- **Provided data**:
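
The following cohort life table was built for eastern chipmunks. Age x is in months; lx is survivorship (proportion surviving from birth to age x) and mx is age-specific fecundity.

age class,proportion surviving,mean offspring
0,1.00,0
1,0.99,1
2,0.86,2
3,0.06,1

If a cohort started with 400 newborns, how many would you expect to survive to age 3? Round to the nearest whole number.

24

Expected survivors = N0 · l_3 = 400 × 0.06 = 24 → 24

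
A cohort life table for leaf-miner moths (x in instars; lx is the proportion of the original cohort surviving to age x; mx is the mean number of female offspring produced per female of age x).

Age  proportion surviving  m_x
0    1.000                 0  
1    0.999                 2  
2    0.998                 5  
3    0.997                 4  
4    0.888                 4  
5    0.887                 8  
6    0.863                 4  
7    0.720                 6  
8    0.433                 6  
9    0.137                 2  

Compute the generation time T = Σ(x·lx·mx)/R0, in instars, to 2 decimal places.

4.58

lx·mx: 0, 1.998, 4.99, 3.988, 3.552, 7.096, 3.452, 4.32, 2.598, 0.274 → R0 = 32.268
x·lx·mx: 0, 1.998, 9.98, 11.964, 14.208, 35.48, 20.712, 30.24, 20.784, 2.466 → Σ = 147.832
T = 147.832 / 32.268 = 4.581381… → 4.58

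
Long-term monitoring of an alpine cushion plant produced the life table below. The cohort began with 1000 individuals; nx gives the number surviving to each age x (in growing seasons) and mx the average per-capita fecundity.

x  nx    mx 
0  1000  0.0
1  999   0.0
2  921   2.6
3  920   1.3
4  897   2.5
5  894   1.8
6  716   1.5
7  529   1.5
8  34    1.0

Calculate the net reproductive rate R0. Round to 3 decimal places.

lx = nx/n0 = nx/1000: 1, 0.999, 0.921, 0.92, 0.897, 0.894, 0.716, 0.529, 0.034
lx·mx by age: 0, 0, 2.3946, 1.196, 2.2425, 1.6092, 1.074, 0.7935, 0.034
R0 = Σ lx·mx = 9.3438 → 9.344

9.344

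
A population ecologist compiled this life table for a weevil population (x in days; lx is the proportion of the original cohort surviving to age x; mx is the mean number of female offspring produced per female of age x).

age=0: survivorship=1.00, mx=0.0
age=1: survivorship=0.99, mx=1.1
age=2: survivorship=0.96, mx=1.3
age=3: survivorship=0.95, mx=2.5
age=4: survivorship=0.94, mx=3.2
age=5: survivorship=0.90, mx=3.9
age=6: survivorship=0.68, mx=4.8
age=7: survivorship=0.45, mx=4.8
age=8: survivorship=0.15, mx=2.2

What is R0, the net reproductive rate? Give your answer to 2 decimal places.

16.98

lx·mx by age: 0, 1.089, 1.248, 2.375, 3.008, 3.51, 3.264, 2.16, 0.33
R0 = Σ lx·mx = 16.984 → 16.98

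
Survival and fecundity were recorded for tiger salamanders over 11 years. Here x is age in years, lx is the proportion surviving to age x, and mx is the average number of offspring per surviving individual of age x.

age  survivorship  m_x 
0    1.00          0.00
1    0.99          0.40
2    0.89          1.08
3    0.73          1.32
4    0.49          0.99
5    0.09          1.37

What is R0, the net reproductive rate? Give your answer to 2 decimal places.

2.93

lx·mx by age: 0, 0.396, 0.9612, 0.9636, 0.4851, 0.1233
R0 = Σ lx·mx = 2.9292 → 2.93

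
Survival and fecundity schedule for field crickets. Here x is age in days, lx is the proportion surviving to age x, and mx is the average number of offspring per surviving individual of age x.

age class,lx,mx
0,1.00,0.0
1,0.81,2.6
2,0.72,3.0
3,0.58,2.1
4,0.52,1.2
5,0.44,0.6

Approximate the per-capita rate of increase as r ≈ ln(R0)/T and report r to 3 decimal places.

0.849

R0 = Σ lx·mx = 0 + 2.106 + 2.16 + 1.218 + 0.624 + 0.264 = 6.372
Σ x·lx·mx = 13.896; T = 13.896/6.372 = 2.18079…
r ≈ ln(R0)/T = ln(6.372)/2.18079… = 0.84919… → 0.849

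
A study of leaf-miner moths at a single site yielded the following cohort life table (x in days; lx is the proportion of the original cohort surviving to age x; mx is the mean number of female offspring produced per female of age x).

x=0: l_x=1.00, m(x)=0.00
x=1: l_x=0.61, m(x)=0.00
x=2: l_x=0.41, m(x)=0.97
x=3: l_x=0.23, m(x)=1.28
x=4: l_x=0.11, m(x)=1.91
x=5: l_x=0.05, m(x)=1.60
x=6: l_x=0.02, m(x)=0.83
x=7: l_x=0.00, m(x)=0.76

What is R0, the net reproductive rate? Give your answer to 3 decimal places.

lx·mx by age: 0, 0, 0.3977, 0.2944, 0.2101, 0.08, 0.0166, 0
R0 = Σ lx·mx = 0.9988 → 0.999

0.999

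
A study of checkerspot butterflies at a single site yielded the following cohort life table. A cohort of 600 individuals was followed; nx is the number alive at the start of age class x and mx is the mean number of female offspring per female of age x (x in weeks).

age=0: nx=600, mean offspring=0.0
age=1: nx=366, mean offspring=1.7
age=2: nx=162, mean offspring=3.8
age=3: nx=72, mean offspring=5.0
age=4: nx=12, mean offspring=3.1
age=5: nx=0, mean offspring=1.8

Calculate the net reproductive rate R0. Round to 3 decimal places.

2.725

lx = nx/n0 = nx/600: 1, 0.61, 0.27, 0.12, 0.02, 0
lx·mx by age: 0, 1.037, 1.026, 0.6, 0.062, 0
R0 = Σ lx·mx = 2.725 → 2.725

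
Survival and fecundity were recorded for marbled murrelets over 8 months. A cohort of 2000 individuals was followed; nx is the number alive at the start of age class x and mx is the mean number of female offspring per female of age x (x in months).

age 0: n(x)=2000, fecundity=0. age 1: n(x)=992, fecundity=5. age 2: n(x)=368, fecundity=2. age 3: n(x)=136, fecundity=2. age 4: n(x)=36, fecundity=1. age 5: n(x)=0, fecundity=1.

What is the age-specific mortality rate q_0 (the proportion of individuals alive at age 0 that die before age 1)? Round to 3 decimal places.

lx = nx/n0 = nx/2000: 1, 0.496, 0.184, 0.068, 0.018, 0
q_0 = (l_0 − l_1) / l_0 = (1 − 0.496) / 1
     = 0.504 / 1 = 0.504 → 0.504

0.504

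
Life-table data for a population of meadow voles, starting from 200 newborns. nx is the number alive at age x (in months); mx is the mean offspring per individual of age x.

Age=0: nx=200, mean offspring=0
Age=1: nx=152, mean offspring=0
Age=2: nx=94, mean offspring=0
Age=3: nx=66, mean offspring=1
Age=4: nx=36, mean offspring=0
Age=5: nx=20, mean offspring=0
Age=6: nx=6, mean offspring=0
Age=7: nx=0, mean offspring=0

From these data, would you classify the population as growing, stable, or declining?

lx = nx/n0 = nx/200: 1, 0.76, 0.47, 0.33, 0.18, 0.1, 0.03, 0
R0 = Σ lx·mx = 0 + 0 + 0 + 0.33 + 0 + 0 + 0 + 0 = 0.33
R0 < 1, so the population is declining.

declining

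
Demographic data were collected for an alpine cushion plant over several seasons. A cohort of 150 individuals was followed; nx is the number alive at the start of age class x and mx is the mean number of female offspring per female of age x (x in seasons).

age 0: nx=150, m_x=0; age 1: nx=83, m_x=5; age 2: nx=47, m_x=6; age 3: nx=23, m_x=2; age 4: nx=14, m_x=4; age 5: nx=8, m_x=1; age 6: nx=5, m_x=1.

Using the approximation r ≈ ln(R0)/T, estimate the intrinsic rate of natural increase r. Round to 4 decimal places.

0.9719

lx = nx/n0 = nx/150: 1, 0.55333…, 0.31333…, 0.15333…, 0.09333…, 0.05333…, 0.03333…
R0 = Σ lx·mx = 0 + 2.76667… + 1.88… + 0.30667… + 0.37333… + 0.05333… + 0.03333… = 5.413333…
Σ x·lx·mx = 9.406667…; T = 9.406667…/5.413333… = 1.73768…
r ≈ ln(R0)/T = ln(5.413333…)/1.73768… = 0.971905… → 0.9719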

- **Instructions for the task**:
Using the data above, repeat exactly the lines that begin at the line with "x=2: l_x=0.41, m(x)=0.97" and end at the line with "age=5: nx=0, mean offspring=1.8", both ends included.

- **Your solution**:
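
x=2: l_x=0.41, m(x)=0.97
x=3: l_x=0.23, m(x)=1.28
x=4: l_x=0.11, m(x)=1.91
x=5: l_x=0.05, m(x)=1.60
x=6: l_x=0.02, m(x)=0.83
x=7: l_x=0.00, m(x)=0.76

What is R0, the net reproductive rate? Give your answer to 3 decimal places.

lx·mx by age: 0, 0, 0.3977, 0.2944, 0.2101, 0.08, 0.0166, 0
R0 = Σ lx·mx = 0.9988 → 0.999

0.999

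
A study of checkerspot butterflies at a single site yielded the following cohort life table. A cohort of 600 individuals was followed; nx is the number alive at the start of age class x and mx is the mean number of female offspring per female of age x (x in weeks).

age=0: nx=600, mean offspring=0.0
age=1: nx=366, mean offspring=1.7
age=2: nx=162, mean offspring=3.8
age=3: nx=72, mean offspring=5.0
age=4: nx=12, mean offspring=3.1
age=5: nx=0, mean offspring=1.8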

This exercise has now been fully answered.